(Collected data entries)
- - -

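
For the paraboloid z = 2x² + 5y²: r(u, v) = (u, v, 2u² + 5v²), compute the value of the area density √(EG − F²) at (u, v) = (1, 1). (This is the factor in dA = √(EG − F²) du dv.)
√(EG − F²)|_{(1, 1)} = 3*sqrt(13)

E = 16*u^2 + 1, F = 40*u*v, G = 100*v^2 + 1, so EG − F² = 16*u^2 + 100*v^2 + 1. Taking the positive square root: √(EG − F²) = sqrt(16*u^2 + 100*v^2 + 1). At (u, v) = (1, 1): 3*sqrt(13).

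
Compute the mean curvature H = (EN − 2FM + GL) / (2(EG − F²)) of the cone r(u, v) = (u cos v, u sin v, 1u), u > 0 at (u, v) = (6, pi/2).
H = sqrt(2)/24

With E = 2, F = 0, G = u^2, L = 0, M = 0, N = sqrt(2)*u^2/(2*Abs(u)), assemble
  H = (EN − 2FM + GL) / (2(EG − F²)) = sqrt(2)/(4*Abs(u)).
At (u, v) = (6, pi/2): H = sqrt(2)/24.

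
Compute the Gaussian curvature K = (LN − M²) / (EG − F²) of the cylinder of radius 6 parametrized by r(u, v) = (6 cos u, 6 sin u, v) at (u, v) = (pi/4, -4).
K = 0

Coefficients of the first fundamental form: E = 36, F = 0, G = 1.
Coefficients of the second fundamental form: L = -6, M = 0, N = 0.
Assemble K = (LN − M²)/(EG − F²) = 0. At (u, v) = (pi/4, -4): K = 0.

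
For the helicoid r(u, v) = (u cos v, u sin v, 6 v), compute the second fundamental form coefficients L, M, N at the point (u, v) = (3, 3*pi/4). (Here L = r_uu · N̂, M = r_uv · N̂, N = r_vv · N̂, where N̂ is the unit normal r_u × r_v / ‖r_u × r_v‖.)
L = 0;  M = -2*sqrt(5)/5;  N = 0

Compute the unit normal N̂(u, v) = (6*sin(v)/sqrt(u^2 + 36), -6*cos(v)/sqrt(u^2 + 36), u/sqrt(u^2 + 36)), and the second partials r_uu, r_uv, r_vv. Take dot products:
  L(u, v) = r_uu · N̂ = 0,
  M(u, v) = r_uv · N̂ = -6/sqrt(u^2 + 36),
  N(u, v) = r_vv · N̂ = 0.
Evaluating at (u, v) = (3, 3*pi/4):
  L = 0, M = -2*sqrt(5)/5, N = 0.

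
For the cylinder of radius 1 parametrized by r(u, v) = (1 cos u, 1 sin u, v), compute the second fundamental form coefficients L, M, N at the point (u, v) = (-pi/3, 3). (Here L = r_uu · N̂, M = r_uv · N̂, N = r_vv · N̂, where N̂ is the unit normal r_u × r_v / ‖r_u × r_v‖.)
L = -1;  M = 0;  N = 0

Compute the unit normal N̂(u, v) = (cos(u), sin(u), 0), and the second partials r_uu, r_uv, r_vv. Take dot products:
  L(u, v) = r_uu · N̂ = -1,
  M(u, v) = r_uv · N̂ = 0,
  N(u, v) = r_vv · N̂ = 0.
Evaluating at (u, v) = (-pi/3, 3):
  L = -1, M = 0, N = 0.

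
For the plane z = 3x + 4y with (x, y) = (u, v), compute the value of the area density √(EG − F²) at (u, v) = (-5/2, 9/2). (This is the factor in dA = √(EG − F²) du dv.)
√(EG − F²)|_{(-5/2, 9/2)} = sqrt(26)

E = 10, F = 12, G = 17, so EG − F² = 26. Taking the positive square root: √(EG − F²) = sqrt(26). At (u, v) = (-5/2, 9/2): sqrt(26).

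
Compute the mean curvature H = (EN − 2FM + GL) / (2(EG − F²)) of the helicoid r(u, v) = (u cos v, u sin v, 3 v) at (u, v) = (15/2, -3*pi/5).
H = 0

With E = 1, F = 0, G = u^2 + 9, L = 0, M = -3/sqrt(u^2 + 9), N = 0, assemble
  H = (EN − 2FM + GL) / (2(EG − F²)) = 0.
At (u, v) = (15/2, -3*pi/5): H = 0.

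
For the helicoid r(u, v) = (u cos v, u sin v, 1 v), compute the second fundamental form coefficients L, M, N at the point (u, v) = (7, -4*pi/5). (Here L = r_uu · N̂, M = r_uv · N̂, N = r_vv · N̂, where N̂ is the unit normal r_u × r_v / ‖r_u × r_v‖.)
L = 0;  M = -sqrt(2)/10;  N = 0

Compute the unit normal N̂(u, v) = (sin(v)/sqrt(u^2 + 1), -cos(v)/sqrt(u^2 + 1), u/sqrt(u^2 + 1)), and the second partials r_uu, r_uv, r_vv. Take dot products:
  L(u, v) = r_uu · N̂ = 0,
  M(u, v) = r_uv · N̂ = -1/sqrt(u^2 + 1),
  N(u, v) = r_vv · N̂ = 0.
Evaluating at (u, v) = (7, -4*pi/5):
  L = 0, M = -sqrt(2)/10, N = 0.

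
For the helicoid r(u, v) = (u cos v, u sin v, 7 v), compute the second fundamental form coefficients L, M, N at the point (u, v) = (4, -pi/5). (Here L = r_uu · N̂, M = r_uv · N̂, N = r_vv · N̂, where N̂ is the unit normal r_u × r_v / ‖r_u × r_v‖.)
L = 0;  M = -7*sqrt(65)/65;  N = 0

Compute the unit normal N̂(u, v) = (7*sin(v)/sqrt(u^2 + 49), -7*cos(v)/sqrt(u^2 + 49), u/sqrt(u^2 + 49)), and the second partials r_uu, r_uv, r_vv. Take dot products:
  L(u, v) = r_uu · N̂ = 0,
  M(u, v) = r_uv · N̂ = -7/sqrt(u^2 + 49),
  N(u, v) = r_vv · N̂ = 0.
Evaluating at (u, v) = (4, -pi/5):
  L = 0, M = -7*sqrt(65)/65, N = 0.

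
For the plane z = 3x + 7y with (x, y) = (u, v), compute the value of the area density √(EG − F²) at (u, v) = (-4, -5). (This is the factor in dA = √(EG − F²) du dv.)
√(EG − F²)|_{(-4, -5)} = sqrt(59)

E = 10, F = 21, G = 50, so EG − F² = 59. Taking the positive square root: √(EG − F²) = sqrt(59). At (u, v) = (-4, -5): sqrt(59).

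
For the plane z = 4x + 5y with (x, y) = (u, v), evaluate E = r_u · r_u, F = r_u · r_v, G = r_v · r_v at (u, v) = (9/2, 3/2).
E = 17;  F = 20;  G = 26

Partials: r_u = (1, 0, 4), r_v = (0, 1, 5). As functions of (u, v):
  E = r_u · r_u = 17,
  F = r_u · r_v = 20,
  G = r_v · r_v = 26.
Evaluating at (u, v) = (9/2, 3/2): E = 17, F = 20, G = 26.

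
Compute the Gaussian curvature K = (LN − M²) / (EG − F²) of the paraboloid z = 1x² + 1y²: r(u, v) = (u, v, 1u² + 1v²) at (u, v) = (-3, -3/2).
K = 1/529

Coefficients of the first fundamental form: E = 4*u^2 + 1, F = 4*u*v, G = 4*v^2 + 1.
Coefficients of the second fundamental form: L = 2/sqrt(4*u^2 + 4*v^2 + 1), M = 0, N = 2/sqrt(4*u^2 + 4*v^2 + 1).
Assemble K = (LN − M²)/(EG − F²) = 4/(16*u^4 + 32*u^2*v^2 + 8*u^2 + 16*v^4 + 8*v^2 + 1). At (u, v) = (-3, -3/2): K = 1/529.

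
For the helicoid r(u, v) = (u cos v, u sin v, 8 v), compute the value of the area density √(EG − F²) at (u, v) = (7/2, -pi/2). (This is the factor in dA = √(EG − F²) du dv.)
√(EG − F²)|_{(7/2, -pi/2)} = sqrt(305)/2

E = 1, F = 0, G = u^2 + 64, so EG − F² = u^2 + 64. Taking the positive square root: √(EG − F²) = sqrt(u^2 + 64). At (u, v) = (7/2, -pi/2): sqrt(305)/2.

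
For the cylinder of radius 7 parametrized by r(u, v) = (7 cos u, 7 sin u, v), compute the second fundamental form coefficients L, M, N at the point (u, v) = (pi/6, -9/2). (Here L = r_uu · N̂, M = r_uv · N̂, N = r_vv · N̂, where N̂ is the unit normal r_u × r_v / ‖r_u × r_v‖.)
L = -7;  M = 0;  N = 0

Compute the unit normal N̂(u, v) = (cos(u), sin(u), 0), and the second partials r_uu, r_uv, r_vv. Take dot products:
  L(u, v) = r_uu · N̂ = -7,
  M(u, v) = r_uv · N̂ = 0,
  N(u, v) = r_vv · N̂ = 0.
Evaluating at (u, v) = (pi/6, -9/2):
  L = -7, M = 0, N = 0.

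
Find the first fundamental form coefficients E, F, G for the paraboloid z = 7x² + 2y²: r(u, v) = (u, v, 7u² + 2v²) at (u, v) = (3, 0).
E = 1765;  F = 0;  G = 1

Partials: r_u = (1, 0, 14*u), r_v = (0, 1, 4*v). As functions of (u, v):
  E = r_u · r_u = 196*u^2 + 1,
  F = r_u · r_v = 56*u*v,
  G = r_v · r_v = 16*v^2 + 1.
Evaluating at (u, v) = (3, 0): E = 1765, F = 0, G = 1.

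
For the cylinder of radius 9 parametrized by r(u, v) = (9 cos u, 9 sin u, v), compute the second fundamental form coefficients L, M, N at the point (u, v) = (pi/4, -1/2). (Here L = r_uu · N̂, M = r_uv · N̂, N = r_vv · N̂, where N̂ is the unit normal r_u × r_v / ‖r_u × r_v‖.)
L = -9;  M = 0;  N = 0

Compute the unit normal N̂(u, v) = (cos(u), sin(u), 0), and the second partials r_uu, r_uv, r_vv. Take dot products:
  L(u, v) = r_uu · N̂ = -9,
  M(u, v) = r_uv · N̂ = 0,
  N(u, v) = r_vv · N̂ = 0.
Evaluating at (u, v) = (pi/4, -1/2):
  L = -9, M = 0, N = 0.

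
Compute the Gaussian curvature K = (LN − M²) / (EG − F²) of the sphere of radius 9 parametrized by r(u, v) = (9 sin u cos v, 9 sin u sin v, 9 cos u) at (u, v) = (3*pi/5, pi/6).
K = 1/81

Coefficients of the first fundamental form: E = 81, F = 0, G = 81*sin(u)^2.
Coefficients of the second fundamental form: L = -9*sin(u)/Abs(sin(u)), M = 0, N = -9*sin(u)^3/Abs(sin(u)).
Assemble K = (LN − M²)/(EG − F²) = 1/81. At (u, v) = (3*pi/5, pi/6): K = 1/81.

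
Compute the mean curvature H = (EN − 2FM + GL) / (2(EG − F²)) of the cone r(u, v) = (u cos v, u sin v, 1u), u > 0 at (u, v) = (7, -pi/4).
H = sqrt(2)/28

With E = 2, F = 0, G = u^2, L = 0, M = 0, N = sqrt(2)*u^2/(2*Abs(u)), assemble
  H = (EN − 2FM + GL) / (2(EG − F²)) = sqrt(2)/(4*Abs(u)).
At (u, v) = (7, -pi/4): H = sqrt(2)/28.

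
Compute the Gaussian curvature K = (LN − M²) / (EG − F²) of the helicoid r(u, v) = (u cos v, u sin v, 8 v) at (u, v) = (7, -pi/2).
K = -64/12769

Coefficients of the first fundamental form: E = 1, F = 0, G = u^2 + 64.
Coefficients of the second fundamental form: L = 0, M = -8/sqrt(u^2 + 64), N = 0.
Assemble K = (LN − M²)/(EG − F²) = -64/(u^2 + 64)^2. At (u, v) = (7, -pi/2): K = -64/12769.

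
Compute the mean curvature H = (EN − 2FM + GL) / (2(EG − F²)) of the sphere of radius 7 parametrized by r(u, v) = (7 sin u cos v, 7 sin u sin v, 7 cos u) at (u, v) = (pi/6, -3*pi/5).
H = -1/7

With E = 49, F = 0, G = 49*sin(u)^2, L = -7*sin(u)/Abs(sin(u)), M = 0, N = -7*sin(u)^3/Abs(sin(u)), assemble
  H = (EN − 2FM + GL) / (2(EG − F²)) = -sin(u)/(7*Abs(sin(u))).
At (u, v) = (pi/6, -3*pi/5): H = -1/7.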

- - -

Requirement> Using the records above, output exactly the lines from the one containing "v) = (pi/6, -3*pi/5)." through the last line, and no others.

Solution for this exercise>
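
Compute the mean curvature H = (EN − 2FM + GL) / (2(EG − F²)) of the sphere of radius 7 parametrized by r(u, v) = (7 sin u cos v, 7 sin u sin v, 7 cos u) at (u, v) = (pi/6, -3*pi/5).
H = -1/7

With E = 49, F = 0, G = 49*sin(u)^2, L = -7*sin(u)/Abs(sin(u)), M = 0, N = -7*sin(u)^3/Abs(sin(u)), assemble
  H = (EN − 2FM + GL) / (2(EG − F²)) = -sin(u)/(7*Abs(sin(u))).
At (u, v) = (pi/6, -3*pi/5): H = -1/7.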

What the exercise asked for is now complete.